- **TASK OBJECTIVE**:
What you return should be each line of the data containing the string "corner".

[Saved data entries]

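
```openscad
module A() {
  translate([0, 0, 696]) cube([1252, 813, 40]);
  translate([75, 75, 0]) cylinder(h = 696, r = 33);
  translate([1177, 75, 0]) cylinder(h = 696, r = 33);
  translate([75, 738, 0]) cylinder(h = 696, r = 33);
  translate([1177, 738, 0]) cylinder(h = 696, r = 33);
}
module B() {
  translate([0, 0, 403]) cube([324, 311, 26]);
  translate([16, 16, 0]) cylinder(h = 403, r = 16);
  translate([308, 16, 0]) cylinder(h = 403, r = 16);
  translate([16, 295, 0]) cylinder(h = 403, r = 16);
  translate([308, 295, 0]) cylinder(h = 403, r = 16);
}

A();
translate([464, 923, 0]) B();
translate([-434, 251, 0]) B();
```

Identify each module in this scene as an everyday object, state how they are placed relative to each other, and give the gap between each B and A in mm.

Each stool's nearest face is 110 mm from the table's bounding box.

A is a table. B is a stool. Two stools sit around the table at the +y, −x sides. The gap between each stool and the table is 110 mm.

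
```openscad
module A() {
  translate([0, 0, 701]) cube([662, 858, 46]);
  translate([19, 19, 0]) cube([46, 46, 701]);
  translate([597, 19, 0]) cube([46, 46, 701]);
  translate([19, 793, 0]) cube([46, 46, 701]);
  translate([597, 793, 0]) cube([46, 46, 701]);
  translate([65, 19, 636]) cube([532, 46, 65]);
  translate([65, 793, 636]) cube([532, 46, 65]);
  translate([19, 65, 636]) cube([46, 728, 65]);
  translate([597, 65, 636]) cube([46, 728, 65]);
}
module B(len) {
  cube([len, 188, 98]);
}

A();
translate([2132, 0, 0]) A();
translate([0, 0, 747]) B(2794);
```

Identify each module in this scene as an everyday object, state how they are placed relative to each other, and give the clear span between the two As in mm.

Second table starts at x = 2132; first ends at x = 662; clear span = 2132 − 662 = 1470 mm.

A is a table. B is a beam. A beam spans the tops of two tables. The clear span between the two tables is 1470 mm.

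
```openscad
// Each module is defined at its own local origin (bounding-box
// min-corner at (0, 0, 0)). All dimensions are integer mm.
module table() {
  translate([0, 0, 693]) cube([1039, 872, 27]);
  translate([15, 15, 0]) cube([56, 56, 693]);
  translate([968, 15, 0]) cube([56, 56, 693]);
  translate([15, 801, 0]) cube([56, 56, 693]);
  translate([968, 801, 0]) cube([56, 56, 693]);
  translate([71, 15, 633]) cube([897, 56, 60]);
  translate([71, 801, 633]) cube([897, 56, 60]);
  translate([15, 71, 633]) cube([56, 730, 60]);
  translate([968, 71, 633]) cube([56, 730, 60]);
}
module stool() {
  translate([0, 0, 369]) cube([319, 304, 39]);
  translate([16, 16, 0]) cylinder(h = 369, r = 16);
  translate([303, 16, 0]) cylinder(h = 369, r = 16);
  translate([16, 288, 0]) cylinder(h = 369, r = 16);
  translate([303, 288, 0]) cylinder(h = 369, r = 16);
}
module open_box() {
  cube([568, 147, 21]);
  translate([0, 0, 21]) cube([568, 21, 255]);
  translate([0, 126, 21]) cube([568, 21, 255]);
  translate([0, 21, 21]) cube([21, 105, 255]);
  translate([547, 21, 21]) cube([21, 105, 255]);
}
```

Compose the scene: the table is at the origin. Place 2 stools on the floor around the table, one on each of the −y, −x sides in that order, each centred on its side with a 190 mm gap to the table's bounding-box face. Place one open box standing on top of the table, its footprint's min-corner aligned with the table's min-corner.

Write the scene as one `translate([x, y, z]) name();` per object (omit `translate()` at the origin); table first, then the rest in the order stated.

table();
translate([360, -494, 0]) stool();
translate([-509, 284, 0]) stool();
translate([0, 0, 720]) open_box();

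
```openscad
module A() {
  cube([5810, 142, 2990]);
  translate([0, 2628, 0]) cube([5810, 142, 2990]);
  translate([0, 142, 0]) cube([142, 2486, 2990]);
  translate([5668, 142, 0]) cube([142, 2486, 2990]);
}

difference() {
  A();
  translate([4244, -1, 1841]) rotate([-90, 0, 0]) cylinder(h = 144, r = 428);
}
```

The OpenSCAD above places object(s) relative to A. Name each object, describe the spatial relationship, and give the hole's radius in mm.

A is a house frame. The house frame has a circular hole through its front wall. The hole's radius is 428 mm.

The subtracted cylinder has r = 428 mm.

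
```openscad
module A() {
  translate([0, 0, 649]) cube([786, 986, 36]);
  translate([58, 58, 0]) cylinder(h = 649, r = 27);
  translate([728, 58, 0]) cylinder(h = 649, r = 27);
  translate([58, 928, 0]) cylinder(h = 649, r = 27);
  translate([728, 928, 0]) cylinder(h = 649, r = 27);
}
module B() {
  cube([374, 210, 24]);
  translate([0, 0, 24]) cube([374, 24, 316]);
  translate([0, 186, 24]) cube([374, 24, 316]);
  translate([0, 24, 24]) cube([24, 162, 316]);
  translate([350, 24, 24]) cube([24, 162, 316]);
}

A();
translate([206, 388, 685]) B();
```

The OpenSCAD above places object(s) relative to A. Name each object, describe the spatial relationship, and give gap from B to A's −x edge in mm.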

- **EXERCISE RESPONSE**:
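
// min-corner at (0, 0, 0)). All dimensions are integer mm.
Compose the scene: the table is at the origin. Place 2 stools on the floor around the table, one on each of the −y, −x sides in that order, each centred on its side with a 190 mm gap to the table's bounding-box face. Place one open box standing on top of the table, its footprint's min-corner aligned with the table's min-corner.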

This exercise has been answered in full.